### TASK INSTRUCTIONS:
Quote the records below word for word, please, from the very first line through the one that contains "- Each evaluation", and nothing beyond it.

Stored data
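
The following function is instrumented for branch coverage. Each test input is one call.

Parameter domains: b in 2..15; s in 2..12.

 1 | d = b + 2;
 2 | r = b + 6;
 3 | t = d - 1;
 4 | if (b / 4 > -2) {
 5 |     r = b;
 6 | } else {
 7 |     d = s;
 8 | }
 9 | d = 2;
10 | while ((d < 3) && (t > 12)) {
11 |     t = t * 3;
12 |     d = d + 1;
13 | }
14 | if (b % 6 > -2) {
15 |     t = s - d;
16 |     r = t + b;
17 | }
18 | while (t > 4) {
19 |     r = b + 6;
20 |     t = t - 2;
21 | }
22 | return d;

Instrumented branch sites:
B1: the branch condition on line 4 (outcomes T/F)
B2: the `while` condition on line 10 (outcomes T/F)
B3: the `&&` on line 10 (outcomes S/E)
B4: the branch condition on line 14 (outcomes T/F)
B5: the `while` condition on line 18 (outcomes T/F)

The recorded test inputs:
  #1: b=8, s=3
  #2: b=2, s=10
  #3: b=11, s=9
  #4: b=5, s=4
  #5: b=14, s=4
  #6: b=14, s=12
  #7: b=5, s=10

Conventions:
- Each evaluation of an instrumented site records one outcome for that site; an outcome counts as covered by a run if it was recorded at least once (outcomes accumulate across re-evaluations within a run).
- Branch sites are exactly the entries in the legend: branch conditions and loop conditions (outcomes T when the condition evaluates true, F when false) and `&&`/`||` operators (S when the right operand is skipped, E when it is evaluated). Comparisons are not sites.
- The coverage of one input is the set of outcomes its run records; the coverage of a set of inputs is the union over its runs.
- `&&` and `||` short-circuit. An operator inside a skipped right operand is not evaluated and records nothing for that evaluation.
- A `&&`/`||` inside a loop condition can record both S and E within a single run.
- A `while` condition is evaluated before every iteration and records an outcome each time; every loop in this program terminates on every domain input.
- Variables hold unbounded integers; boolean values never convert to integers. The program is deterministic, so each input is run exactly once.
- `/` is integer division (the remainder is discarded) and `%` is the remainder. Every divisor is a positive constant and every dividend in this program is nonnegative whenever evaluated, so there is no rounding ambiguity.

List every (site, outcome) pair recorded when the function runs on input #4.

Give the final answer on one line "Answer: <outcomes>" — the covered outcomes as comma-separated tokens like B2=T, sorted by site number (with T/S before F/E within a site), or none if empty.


Tracing the run of input #4 (b=5, s=4):
  B1->T, B3->E, B2->F, B4->T, B5->F
deduplicating events, the covered set is: B1=T, B2=F, B3=E, B4=T, B5=F
Answer: B1=T, B2=F, B3=E, B4=T, B5=F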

### RESPONSE:
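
The following function is instrumented for branch coverage. Each test input is one call.

Parameter domains: b in 2..15; s in 2..12.

 1 | d = b + 2;
 2 | r = b + 6;
 3 | t = d - 1;
 4 | if (b / 4 > -2) {
 5 |     r = b;
 6 | } else {
 7 |     d = s;
 8 | }
 9 | d = 2;
10 | while ((d < 3) && (t > 12)) {
11 |     t = t * 3;
12 |     d = d + 1;
13 | }
14 | if (b % 6 > -2) {
15 |     t = s - d;
16 |     r = t + b;
17 | }
18 | while (t > 4) {
19 |     r = b + 6;
20 |     t = t - 2;
21 | }
22 | return d;

Instrumented branch sites:
B1: the branch condition on line 4 (outcomes T/F)
B2: the `while` condition on line 10 (outcomes T/F)
B3: the `&&` on line 10 (outcomes S/E)
B4: the branch condition on line 14 (outcomes T/F)
B5: the `while` condition on line 18 (outcomes T/F)

The recorded test inputs:
  #1: b=8, s=3
  #2: b=2, s=10
  #3: b=11, s=9
  #4: b=5, s=4
  #5: b=14, s=4
  #6: b=14, s=12
  #7: b=5, s=10

Conventions:
- Each evaluation of an instrumented site records one outcome for that site; an outcome counts as covered by a run if it was recorded at least once (outcomes accumulate across re-evaluations within a run).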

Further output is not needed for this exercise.